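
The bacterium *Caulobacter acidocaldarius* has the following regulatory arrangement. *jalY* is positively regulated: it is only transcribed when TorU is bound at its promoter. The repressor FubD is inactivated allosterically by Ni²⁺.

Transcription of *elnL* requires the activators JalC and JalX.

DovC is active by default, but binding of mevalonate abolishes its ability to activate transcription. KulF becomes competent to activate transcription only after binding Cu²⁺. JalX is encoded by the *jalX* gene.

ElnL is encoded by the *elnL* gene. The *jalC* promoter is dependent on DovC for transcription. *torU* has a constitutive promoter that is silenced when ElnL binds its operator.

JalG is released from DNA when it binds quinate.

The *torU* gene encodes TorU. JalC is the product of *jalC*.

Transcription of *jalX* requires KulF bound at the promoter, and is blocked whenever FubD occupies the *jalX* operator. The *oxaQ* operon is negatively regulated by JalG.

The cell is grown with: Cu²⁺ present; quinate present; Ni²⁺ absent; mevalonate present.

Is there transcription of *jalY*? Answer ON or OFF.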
--
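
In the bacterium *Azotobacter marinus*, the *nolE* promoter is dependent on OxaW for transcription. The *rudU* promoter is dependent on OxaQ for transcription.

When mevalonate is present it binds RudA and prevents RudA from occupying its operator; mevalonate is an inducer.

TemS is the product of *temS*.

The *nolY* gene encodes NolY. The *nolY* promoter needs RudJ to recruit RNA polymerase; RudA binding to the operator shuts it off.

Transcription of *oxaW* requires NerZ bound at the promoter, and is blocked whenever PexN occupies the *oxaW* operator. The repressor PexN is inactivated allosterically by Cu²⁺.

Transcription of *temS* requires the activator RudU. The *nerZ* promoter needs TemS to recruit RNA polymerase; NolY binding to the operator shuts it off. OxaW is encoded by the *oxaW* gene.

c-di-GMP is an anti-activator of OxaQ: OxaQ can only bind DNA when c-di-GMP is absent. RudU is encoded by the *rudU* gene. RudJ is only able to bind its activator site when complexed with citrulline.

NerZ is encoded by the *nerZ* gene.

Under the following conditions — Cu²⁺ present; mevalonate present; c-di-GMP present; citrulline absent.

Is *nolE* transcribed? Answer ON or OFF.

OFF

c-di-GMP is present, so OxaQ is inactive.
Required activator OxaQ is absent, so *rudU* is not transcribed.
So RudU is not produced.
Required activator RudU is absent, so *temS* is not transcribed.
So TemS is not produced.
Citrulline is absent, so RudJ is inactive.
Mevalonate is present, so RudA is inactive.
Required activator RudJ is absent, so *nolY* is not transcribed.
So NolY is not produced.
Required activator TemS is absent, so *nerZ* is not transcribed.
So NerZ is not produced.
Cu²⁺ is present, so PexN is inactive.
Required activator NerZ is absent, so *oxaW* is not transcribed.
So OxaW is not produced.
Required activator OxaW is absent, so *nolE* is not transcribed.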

- [Work task]: Filter on the word "KulF": copy each matching line from the entries above.

- [Task output]:
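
DovC is active by default, but binding of mevalonate abolishes its ability to activate transcription. KulF becomes competent to activate transcription only after binding Cu²⁺. JalX is encoded by the *jalX* gene.
Transcription of *jalX* requires KulF bound at the promoter, and is blocked whenever FubD occupies the *jalX* operator. The *oxaQ* operon is negatively regulated by JalG.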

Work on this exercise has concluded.